[Your task]
Output the listing exactly, leaving nothing out.

▽

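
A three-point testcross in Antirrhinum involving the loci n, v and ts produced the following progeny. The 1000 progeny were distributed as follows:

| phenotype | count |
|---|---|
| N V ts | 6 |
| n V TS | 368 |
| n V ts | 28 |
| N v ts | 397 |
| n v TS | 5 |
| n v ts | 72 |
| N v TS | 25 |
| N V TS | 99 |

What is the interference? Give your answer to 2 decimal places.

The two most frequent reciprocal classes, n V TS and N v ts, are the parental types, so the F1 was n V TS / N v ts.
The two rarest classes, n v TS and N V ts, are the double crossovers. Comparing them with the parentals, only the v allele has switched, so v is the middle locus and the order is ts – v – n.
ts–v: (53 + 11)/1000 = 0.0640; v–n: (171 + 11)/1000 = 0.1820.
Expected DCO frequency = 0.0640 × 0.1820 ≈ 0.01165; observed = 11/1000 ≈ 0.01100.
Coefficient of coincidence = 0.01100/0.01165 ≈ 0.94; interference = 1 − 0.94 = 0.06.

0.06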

△

[Result of this exercise]
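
A three-point testcross in Antirrhinum involving the loci n, v and ts produced the following progeny. The 1000 progeny were distributed as follows:

| phenotype | count |
|---|---|
| N V ts | 6 |
| n V TS | 368 |
| n V ts | 28 |
| N v ts | 397 |
| n v TS | 5 |
| n v ts | 72 |
| N v TS | 25 |
| N V TS | 99 |

What is the interference? Give your answer to 2 decimal places.

The two most frequent reciprocal classes, n V TS and N v ts, are the parental types, so the F1 was n V TS / N v ts.
The two rarest classes, n v TS and N V ts, are the double crossovers. Comparing them with the parentals, only the v allele has switched, so v is the middle locus and the order is ts – v – n.
ts–v: (53 + 11)/1000 = 0.0640; v–n: (171 + 11)/1000 = 0.1820.
Expected DCO frequency = 0.0640 × 0.1820 ≈ 0.01165; observed = 11/1000 ≈ 0.01100.
Coefficient of coincidence = 0.01100/0.01165 ≈ 0.94; interference = 1 − 0.94 = 0.06.

0.06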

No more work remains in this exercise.